WORK ORDER - Would you return, word for word, the lines of the data below from the line with "A new engine" through the line with "- vermiculite fill: thickness", and no others?

RECORDS FOR THIS EXERCISE -
Segment Open

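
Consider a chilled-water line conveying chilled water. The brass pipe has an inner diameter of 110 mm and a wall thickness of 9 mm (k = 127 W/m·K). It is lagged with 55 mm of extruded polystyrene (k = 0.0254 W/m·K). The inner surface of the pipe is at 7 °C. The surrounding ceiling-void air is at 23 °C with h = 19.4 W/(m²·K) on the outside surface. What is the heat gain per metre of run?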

Segment Closed
Segment Open

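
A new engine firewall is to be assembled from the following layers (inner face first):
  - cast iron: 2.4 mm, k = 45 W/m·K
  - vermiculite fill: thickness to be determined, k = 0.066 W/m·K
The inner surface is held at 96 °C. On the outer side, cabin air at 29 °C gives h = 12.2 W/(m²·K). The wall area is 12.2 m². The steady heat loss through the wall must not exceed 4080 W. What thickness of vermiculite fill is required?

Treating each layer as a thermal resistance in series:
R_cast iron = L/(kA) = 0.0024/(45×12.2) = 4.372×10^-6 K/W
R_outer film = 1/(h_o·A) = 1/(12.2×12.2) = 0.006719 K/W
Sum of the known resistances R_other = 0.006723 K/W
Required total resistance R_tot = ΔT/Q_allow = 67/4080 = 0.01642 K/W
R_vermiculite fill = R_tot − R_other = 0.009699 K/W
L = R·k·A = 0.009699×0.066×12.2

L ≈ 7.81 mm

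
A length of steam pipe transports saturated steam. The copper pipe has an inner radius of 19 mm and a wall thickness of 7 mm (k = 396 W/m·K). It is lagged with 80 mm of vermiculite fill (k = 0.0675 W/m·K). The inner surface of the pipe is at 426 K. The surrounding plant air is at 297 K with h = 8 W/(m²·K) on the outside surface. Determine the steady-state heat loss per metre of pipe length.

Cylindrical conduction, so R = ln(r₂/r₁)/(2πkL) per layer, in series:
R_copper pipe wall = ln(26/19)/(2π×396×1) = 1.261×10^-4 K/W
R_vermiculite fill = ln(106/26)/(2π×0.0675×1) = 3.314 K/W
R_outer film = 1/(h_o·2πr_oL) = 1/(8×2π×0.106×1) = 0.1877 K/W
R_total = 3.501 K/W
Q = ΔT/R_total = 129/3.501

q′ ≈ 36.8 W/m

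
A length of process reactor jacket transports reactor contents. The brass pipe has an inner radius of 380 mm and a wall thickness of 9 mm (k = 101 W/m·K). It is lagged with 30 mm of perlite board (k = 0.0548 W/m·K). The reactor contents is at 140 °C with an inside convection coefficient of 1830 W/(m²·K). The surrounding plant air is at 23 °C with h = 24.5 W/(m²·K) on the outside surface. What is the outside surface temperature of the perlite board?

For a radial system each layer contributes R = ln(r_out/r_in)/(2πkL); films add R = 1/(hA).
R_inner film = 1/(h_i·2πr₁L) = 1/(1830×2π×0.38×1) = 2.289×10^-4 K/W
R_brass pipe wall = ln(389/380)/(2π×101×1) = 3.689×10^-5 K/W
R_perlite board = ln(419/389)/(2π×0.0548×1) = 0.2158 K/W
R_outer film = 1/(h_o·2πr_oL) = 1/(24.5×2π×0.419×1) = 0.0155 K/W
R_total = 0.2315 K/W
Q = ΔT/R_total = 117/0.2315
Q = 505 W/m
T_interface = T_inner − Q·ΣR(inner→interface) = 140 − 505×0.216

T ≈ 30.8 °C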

Segment Closed

RESULT OF THE TASK -
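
A new engine firewall is to be assembled from the following layers (inner face first):
  - cast iron: 2.4 mm, k = 45 W/m·K
  - vermiculite fill: thickness to be determined, k = 0.066 W/m·K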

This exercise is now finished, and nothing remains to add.